▶ **EXERCISE GOAL**
The line containing "(13,17) — (1,6)" marks the end: write out exactly every line from the first line of the data below through that line, and only those.

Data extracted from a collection
/---
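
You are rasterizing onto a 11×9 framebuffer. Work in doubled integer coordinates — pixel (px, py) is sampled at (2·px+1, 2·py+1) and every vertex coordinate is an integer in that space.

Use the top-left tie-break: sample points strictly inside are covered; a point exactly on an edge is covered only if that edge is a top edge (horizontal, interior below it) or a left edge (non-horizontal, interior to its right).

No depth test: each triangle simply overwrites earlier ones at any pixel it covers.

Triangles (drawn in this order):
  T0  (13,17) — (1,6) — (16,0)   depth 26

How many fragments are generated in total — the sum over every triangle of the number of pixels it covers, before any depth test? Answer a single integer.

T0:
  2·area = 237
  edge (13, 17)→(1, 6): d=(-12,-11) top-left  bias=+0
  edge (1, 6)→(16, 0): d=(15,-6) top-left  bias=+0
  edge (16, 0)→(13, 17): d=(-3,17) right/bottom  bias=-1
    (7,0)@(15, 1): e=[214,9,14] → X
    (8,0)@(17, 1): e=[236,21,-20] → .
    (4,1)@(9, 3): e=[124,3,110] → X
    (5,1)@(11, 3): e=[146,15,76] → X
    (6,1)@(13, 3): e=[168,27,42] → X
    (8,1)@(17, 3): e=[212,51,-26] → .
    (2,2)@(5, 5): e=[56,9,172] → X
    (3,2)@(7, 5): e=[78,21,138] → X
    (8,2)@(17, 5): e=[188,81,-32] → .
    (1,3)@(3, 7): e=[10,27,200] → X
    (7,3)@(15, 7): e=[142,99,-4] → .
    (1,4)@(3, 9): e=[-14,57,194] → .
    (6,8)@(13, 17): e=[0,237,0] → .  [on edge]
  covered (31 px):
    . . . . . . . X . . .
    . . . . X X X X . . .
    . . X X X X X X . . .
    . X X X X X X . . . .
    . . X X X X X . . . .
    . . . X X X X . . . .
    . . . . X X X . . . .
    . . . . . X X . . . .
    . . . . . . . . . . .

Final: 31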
\---
▶ **YOUR SOLUTION**
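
You are rasterizing onto a 11×9 framebuffer. Work in doubled integer coordinates — pixel (px, py) is sampled at (2·px+1, 2·py+1) and every vertex coordinate is an integer in that space.

Use the top-left tie-break: sample points strictly inside are covered; a point exactly on an edge is covered only if that edge is a top edge (horizontal, interior below it) or a left edge (non-horizontal, interior to its right).

No depth test: each triangle simply overwrites earlier ones at any pixel it covers.

Triangles (drawn in this order):
  T0  (13,17) — (1,6) — (16,0)   depth 26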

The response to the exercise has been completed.